-------- Dataset records --------

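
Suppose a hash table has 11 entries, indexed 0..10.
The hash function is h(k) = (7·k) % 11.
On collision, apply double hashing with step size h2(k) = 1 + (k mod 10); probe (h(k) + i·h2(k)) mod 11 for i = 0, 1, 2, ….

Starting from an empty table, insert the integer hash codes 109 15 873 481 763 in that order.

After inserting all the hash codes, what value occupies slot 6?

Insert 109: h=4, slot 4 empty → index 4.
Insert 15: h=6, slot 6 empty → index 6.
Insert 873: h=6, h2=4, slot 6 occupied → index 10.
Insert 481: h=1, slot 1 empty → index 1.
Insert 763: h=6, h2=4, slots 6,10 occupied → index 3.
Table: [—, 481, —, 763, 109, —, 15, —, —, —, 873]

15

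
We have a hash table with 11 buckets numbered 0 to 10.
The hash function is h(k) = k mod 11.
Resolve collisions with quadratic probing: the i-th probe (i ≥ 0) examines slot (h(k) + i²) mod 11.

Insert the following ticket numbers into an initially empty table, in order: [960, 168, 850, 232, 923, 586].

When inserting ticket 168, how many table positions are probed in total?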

--------
-------- Dataset records --------

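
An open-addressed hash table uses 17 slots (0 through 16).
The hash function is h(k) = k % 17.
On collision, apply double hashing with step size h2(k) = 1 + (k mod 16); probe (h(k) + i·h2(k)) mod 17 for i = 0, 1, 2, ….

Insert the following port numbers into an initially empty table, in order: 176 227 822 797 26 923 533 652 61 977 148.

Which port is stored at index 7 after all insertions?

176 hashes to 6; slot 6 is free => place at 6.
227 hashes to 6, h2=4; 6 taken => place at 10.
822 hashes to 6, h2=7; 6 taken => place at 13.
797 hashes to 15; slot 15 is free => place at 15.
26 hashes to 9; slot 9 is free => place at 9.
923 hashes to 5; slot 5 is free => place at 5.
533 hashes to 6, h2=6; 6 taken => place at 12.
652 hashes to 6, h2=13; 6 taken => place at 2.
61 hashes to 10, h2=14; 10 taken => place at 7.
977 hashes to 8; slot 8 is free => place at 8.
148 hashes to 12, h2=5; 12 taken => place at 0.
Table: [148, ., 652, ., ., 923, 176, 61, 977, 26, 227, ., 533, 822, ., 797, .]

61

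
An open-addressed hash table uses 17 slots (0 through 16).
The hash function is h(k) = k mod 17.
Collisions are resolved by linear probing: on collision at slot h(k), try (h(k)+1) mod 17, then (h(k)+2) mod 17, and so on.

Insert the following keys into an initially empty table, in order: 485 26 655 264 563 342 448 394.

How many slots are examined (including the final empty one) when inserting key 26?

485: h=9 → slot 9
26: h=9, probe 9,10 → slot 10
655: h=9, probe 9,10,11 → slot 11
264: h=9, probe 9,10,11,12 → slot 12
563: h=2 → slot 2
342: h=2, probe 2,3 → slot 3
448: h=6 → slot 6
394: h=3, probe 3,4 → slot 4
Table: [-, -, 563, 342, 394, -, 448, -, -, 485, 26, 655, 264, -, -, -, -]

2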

--------

What you are asked to do >>
Wherever the string "order" turns up in the material, copy the whole line.

Answer to this task >>
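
Starting from an empty table, insert the integer hash codes 109 15 873 481 763 in that order.
Insert the following ticket numbers into an initially empty table, in order: [960, 168, 850, 232, 923, 586].
Insert the following port numbers into an initially empty table, in order: 176 227 822 797 26 923 533 652 61 977 148.
Insert the following keys into an initially empty table, in order: 485 26 655 264 563 342 448 394.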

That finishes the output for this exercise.